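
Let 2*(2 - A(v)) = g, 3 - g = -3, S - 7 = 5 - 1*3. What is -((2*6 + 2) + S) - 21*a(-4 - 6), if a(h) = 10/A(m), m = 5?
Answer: 187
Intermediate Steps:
S = 9 (S = 7 + (5 - 1*3) = 7 + (5 - 3) = 7 + 2 = 9)
g = 6 (g = 3 - 1*(-3) = 3 + 3 = 6)
A(v) = -1 (A(v) = 2 - 1/2*6 = 2 - 3 = -1)
a(h) = -10 (a(h) = 10/(-1) = 10*(-1) = -10)
-((2*6 + 2) + S) - 21*a(-4 - 6) = -((2*6 + 2) + 9) - 21*(-10) = -((12 + 2) + 9) + 210 = -(14 + 9) + 210 = -1*23 + 210 = -23 + 210 = 187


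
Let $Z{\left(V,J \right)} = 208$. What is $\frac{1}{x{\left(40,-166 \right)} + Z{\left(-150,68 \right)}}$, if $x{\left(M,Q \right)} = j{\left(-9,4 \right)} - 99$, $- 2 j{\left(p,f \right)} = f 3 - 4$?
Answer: $\frac{1}{105} \approx 0.0095238$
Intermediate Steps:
$j{\left(p,f \right)} = 2 - \frac{3 f}{2}$ ($j{\left(p,f \right)} = - \frac{f 3 - 4}{2} = - \frac{3 f - 4}{2} = - \frac{-4 + 3 f}{2} = 2 - \frac{3 f}{2}$)
$x{\left(M,Q \right)} = -103$ ($x{\left(M,Q \right)} = \left(2 - 6\right) - 99 = -4 - 99 = -103$)
$\frac{1}{x{\left(40,-166 \right)} + Z{\left(-150,68 \right)}} = \frac{1}{-103 + 208} = \frac{1}{105}$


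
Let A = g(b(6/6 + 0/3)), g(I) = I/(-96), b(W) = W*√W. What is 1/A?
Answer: -96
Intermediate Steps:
b(W) = W^(3/2)
g(I) = -I/96 (g(I) = I*(-1/96) = -I/96)
A = -1/96 (A = -(6/6 + 0/3)^(3/2)/96 = -(6*(⅙) + 0*(⅓))^(3/2)/96 = -(1 + 0)^(3/2)/96 = -1^(3/2)/96 = -1/96*1 = -1/96 ≈ -0.010417)
1/A = 1/(-1/96) = -96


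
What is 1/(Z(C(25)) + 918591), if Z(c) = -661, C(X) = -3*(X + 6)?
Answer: 1/917930 ≈ 1.0894e-6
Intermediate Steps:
C(X) = -18 - 3*X (C(X) = -3*(6 + X) = -18 - 3*X)
1/(Z(C(25)) + 918591) = 1/(-661 + 918591) = 1/917930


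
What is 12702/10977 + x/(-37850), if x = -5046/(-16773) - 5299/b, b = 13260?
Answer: 11880938104234351/10267419573879000 ≈ 1.1572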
......
◆ What to work on ◆
Each entry above is to be quoted exactly.

◆ Written response ◆
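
Let 2*(2 - A(v)) = g, 3 - g = -3, S - 7 = 5 - 1*3. What is -((2*6 + 2) + S) - 21*a(-4 - 6), if a(h) = 10/A(m), m = 5?
Answer: 187
Intermediate Steps:
S = 9 (S = 7 + (5 - 1*3) = 7 + (5 - 3) = 7 + 2 = 9)
g = 6 (g = 3 - 1*(-3) = 3 + 3 = 6)
A(v) = -1 (A(v) = 2 - 1/2*6 = 2 - 3 = -1)
a(h) = -10 (a(h) = 10/(-1) = 10*(-1) = -10)
-((2*6 + 2) + S) - 21*a(-4 - 6) = -((2*6 + 2) + 9) - 21*(-10) = -((12 + 2) + 9) + 210 = -(14 + 9) + 210 = -1*23 + 210 = -23 + 210 = 187


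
Let $Z{\left(V,J \right)} = 208$. What is $\frac{1}{x{\left(40,-166 \right)} + Z{\left(-150,68 \right)}}$, if $x{\left(M,Q \right)} = j{\left(-9,4 \right)} - 99$, $- 2 j{\left(p,f \right)} = f 3 - 4$?
Answer: $\frac{1}{105} \approx 0.0095238$
Intermediate Steps:
$j{\left(p,f \right)} = 2 - \frac{3 f}{2}$ ($j{\left(p,f \right)} = - \frac{f 3 - 4}{2} = - \frac{3 f - 4}{2} = - \frac{-4 + 3 f}{2} = 2 - \frac{3 f}{2}$)
$x{\left(M,Q \right)} = -103$ ($x{\left(M,Q \right)} = \left(2 - 6\right) - 99 = -4 - 99 = -103$)
$\frac{1}{x{\left(40,-166 \right)} + Z{\left(-150,68 \right)}} = \frac{1}{-103 + 208} = \frac{1}{105}$


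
Let A = g(b(6/6 + 0/3)), g(I) = I/(-96), b(W) = W*√W. What is 1/A?
Answer: -96
Intermediate Steps:
b(W) = W^(3/2)
g(I) = -I/96 (g(I) = I*(-1/96) = -I/96)
A = -1/96 (A = -(6/6 + 0/3)^(3/2)/96 = -(6*(⅙) + 0*(⅓))^(3/2)/96 = -(1 + 0)^(3/2)/96 = -1^(3/2)/96 = -1/96*1 = -1/96 ≈ -0.010417)
1/A = 1/(-1/96) = -96


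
What is 1/(Z(C(25)) + 918591), if Z(c) = -661, C(X) = -3*(X + 6)?
Answer: 1/917930 ≈ 1.0894e-6
Intermediate Steps:
C(X) = -18 - 3*X (C(X) = -3*(6 + X) = -18 - 3*X)
1/(Z(C(25)) + 918591) = 1/(-661 + 918591) = 1/917930


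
What is 12702/10977 + x/(-37850), if x = -5046/(-16773) - 5299/b, b = 13260?
Answer: 11880938104234351/10267419573879000 ≈ 1.1572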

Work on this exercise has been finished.